=== PROBLEM ===
Filter the entries beneath this task, copying only the lines that hold the word "rendered".

━━━━

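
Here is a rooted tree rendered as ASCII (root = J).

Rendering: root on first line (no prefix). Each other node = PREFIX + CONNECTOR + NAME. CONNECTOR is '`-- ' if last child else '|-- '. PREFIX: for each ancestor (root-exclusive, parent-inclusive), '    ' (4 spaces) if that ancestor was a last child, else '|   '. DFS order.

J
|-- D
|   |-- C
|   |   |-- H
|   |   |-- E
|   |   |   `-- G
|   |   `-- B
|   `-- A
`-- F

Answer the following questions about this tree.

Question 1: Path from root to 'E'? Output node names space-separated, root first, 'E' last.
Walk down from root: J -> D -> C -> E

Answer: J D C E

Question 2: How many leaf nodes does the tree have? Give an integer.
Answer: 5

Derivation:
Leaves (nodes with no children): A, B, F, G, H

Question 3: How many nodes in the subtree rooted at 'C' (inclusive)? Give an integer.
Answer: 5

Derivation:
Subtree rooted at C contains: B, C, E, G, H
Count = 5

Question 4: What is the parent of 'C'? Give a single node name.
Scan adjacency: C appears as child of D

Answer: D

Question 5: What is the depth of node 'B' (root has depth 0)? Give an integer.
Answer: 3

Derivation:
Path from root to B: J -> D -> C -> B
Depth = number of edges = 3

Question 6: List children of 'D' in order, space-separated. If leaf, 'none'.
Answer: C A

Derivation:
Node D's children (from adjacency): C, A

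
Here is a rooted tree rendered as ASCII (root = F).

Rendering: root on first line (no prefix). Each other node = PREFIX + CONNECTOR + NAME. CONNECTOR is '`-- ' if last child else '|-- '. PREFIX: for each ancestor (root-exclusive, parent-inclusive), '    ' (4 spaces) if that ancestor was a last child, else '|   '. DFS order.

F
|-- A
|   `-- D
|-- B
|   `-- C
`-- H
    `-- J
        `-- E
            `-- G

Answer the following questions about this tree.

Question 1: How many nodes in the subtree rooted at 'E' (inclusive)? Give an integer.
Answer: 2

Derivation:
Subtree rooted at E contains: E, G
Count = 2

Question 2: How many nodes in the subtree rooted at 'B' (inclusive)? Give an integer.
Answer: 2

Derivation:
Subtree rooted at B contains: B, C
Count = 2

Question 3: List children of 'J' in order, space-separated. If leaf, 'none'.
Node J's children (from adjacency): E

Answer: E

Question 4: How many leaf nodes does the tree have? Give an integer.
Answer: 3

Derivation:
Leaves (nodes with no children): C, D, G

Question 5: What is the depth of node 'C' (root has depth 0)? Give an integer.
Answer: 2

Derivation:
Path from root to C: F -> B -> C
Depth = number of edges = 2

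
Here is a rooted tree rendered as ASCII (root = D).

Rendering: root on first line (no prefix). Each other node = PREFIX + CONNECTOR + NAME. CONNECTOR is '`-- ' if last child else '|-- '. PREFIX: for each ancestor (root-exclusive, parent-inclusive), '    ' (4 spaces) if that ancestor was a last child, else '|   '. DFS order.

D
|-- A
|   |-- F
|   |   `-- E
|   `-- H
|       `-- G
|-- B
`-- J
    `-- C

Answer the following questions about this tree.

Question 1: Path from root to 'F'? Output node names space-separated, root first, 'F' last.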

━━━━

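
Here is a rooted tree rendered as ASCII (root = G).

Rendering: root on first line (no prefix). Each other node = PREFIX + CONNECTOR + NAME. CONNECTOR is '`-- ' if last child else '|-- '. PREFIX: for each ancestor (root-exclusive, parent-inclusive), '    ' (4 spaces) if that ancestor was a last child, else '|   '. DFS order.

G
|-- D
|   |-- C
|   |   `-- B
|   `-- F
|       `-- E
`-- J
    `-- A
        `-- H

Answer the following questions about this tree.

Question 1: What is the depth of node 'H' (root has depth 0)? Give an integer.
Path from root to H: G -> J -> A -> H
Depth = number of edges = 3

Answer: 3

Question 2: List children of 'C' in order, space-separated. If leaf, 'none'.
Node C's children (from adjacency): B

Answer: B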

━━━━

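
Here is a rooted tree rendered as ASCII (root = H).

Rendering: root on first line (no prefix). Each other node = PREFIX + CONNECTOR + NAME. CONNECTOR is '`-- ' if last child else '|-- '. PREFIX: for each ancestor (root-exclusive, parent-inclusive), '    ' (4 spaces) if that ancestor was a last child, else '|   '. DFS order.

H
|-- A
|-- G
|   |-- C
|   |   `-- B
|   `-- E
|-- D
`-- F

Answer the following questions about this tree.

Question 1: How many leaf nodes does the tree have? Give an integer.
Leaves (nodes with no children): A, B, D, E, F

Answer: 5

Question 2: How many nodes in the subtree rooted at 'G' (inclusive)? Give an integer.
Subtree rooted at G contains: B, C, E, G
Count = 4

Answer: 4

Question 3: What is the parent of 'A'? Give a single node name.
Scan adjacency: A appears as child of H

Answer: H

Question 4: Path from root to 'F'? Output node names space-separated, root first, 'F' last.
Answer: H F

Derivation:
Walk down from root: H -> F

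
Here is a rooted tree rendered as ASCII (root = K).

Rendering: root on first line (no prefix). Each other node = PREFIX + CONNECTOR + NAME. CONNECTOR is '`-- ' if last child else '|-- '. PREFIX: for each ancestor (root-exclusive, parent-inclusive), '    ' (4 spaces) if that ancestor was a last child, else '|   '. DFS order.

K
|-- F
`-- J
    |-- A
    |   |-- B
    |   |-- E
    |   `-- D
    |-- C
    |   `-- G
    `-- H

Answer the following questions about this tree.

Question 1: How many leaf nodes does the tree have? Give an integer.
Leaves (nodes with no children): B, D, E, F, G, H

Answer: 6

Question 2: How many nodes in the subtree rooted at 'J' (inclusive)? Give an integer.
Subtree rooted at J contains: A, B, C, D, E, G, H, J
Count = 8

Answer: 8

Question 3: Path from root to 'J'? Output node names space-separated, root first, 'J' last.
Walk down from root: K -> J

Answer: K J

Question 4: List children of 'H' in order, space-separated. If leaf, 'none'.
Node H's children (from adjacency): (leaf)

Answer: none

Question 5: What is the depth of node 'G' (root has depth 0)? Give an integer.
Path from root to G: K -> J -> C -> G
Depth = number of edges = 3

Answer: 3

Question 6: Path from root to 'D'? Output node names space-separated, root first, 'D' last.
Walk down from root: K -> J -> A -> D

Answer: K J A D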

━━━━

=== RESULT BELOW ===
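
Here is a rooted tree rendered as ASCII (root = J).
Here is a rooted tree rendered as ASCII (root = F).
Here is a rooted tree rendered as ASCII (root = D).
Here is a rooted tree rendered as ASCII (root = G).
Here is a rooted tree rendered as ASCII (root = H).
Here is a rooted tree rendered as ASCII (root = K).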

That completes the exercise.